··· INPUT DATA ···
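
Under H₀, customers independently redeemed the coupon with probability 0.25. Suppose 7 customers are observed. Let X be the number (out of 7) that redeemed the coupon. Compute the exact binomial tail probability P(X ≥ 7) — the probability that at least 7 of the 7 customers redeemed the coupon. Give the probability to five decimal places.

X is binomial with n = 7 and p = 0.25.
P(X ≥ 7) = C(7,7)·0.25^7·0.75^0.
= 0.000061 = 0.00006.

P = 0.00006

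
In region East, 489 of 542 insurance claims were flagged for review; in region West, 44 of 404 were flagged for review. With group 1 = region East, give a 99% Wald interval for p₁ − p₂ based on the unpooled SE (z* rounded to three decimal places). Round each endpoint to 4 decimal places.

p̂₁ = 489/542 = 0.90221, p̂₂ = 44/404 = 0.10891; p̂₁ − p̂₂ = 0.79330.
Unpooled SE = √(p̂₁(1−p̂₁)/n₁ + p̂₂(1−p̂₂)/n₂) = √(0.000162775 + 0.000240221) = 0.020075.
z* = 2.576 at the 99% level. Margin of error = 0.05171.
So the interval runs from 0.7416 to 0.8450.

(0.7416, 0.8450)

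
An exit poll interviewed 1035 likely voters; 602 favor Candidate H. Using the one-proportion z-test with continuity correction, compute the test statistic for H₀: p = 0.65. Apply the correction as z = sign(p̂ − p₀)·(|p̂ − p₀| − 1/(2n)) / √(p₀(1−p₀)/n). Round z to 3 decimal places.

z = -4.578

With x = 602 successes in n = 1035, p̂ = 0.58164. p̂ − p₀ = -0.068357.
1/(2n) = 0.000483.
Corrected numerator: |-0.068357| − 0.000483 = 0.067874.
Null standard error: √(0.65·0.35/1035) = √0.000219807 = 0.014826.
z = (−)0.067874/0.014826 = -4.578.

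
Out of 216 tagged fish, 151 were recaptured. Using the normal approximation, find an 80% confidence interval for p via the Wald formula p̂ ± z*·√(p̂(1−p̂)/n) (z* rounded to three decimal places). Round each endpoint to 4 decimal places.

(0.6591, 0.7391)

Sample proportion p̂ = 151/216 = 0.69907.
SE(p̂) = √(0.69907·0.30093/216) = 0.031208.
The 80% critical value is z* = 1.282.
Margin of error: 1.282 × 0.031208 = 0.04001.
So the interval runs from 0.6591 to 0.7391.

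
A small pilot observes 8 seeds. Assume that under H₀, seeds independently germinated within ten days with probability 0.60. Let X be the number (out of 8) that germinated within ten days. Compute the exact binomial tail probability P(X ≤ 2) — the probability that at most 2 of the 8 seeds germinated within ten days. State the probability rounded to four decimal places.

X ~ Binomial(n=8, p=0.60).
P(X ≤ 2) = C(8,0)·0.60^0·0.40^8 + C(8,1)·0.60^1·0.40^7 + C(8,2)·0.60^2·0.40^6.
= 0.000655 + 0.007864 + 0.041288 = 0.0498.

P = 0.0498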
···
» **YOUR TASK**: The response must restate every entry word for word.

» **TASK OUTPUT**:
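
Under H₀, customers independently redeemed the coupon with probability 0.25. Suppose 7 customers are observed. Let X be the number (out of 7) that redeemed the coupon. Compute the exact binomial tail probability P(X ≥ 7) — the probability that at least 7 of the 7 customers redeemed the coupon. Give the probability to five decimal places.

X is binomial with n = 7 and p = 0.25.
P(X ≥ 7) = C(7,7)·0.25^7·0.75^0.
= 0.000061 = 0.00006.

P = 0.00006

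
In region East, 489 of 542 insurance claims were flagged for review; in region West, 44 of 404 were flagged for review. With group 1 = region East, give a 99% Wald interval for p₁ − p₂ based on the unpooled SE (z* rounded to three decimal places). Round each endpoint to 4 decimal places.

p̂₁ = 489/542 = 0.90221, p̂₂ = 44/404 = 0.10891; p̂₁ − p̂₂ = 0.79330.
Unpooled SE = √(p̂₁(1−p̂₁)/n₁ + p̂₂(1−p̂₂)/n₂) = √(0.000162775 + 0.000240221) = 0.020075.
z* = 2.576 at the 99% level. Margin of error = 0.05171.
So the interval runs from 0.7416 to 0.8450.

(0.7416, 0.8450)

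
An exit poll interviewed 1035 likely voters; 602 favor Candidate H. Using the one-proportion z-test with continuity correction, compute the test statistic for H₀: p = 0.65. Apply the correction as z = sign(p̂ − p₀)·(|p̂ − p₀| − 1/(2n)) / √(p₀(1−p₀)/n). Round z to 3 decimal places.

z = -4.578

With x = 602 successes in n = 1035, p̂ = 0.58164. p̂ − p₀ = -0.068357.
1/(2n) = 0.000483.
Corrected numerator: |-0.068357| − 0.000483 = 0.067874.
Null standard error: √(0.65·0.35/1035) = √0.000219807 = 0.014826.
z = (−)0.067874/0.014826 = -4.578.

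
Out of 216 tagged fish, 151 were recaptured. Using the normal approximation, find an 80% confidence interval for p via the Wald formula p̂ ± z*·√(p̂(1−p̂)/n) (z* rounded to three decimal places). Round each endpoint to 4 decimal places.

(0.6591, 0.7391)

Sample proportion p̂ = 151/216 = 0.69907.
SE(p̂) = √(0.69907·0.30093/216) = 0.031208.
The 80% critical value is z* = 1.282.
Margin of error: 1.282 × 0.031208 = 0.04001.
So the interval runs from 0.6591 to 0.7391.

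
A small pilot observes 8 seeds. Assume that under H₀, seeds independently germinated within ten days with probability 0.60. Let X be the number (out of 8) that germinated within ten days. Compute the exact binomial tail probability P(X ≤ 2) — the probability that at most 2 of the 8 seeds germinated within ten days. State the probability rounded to four decimal places.

X ~ Binomial(n=8, p=0.60).
P(X ≤ 2) = C(8,0)·0.60^0·0.40^8 + C(8,1)·0.60^1·0.40^7 + C(8,2)·0.60^2·0.40^6.
= 0.000655 + 0.007864 + 0.041288 = 0.0498.

P = 0.0498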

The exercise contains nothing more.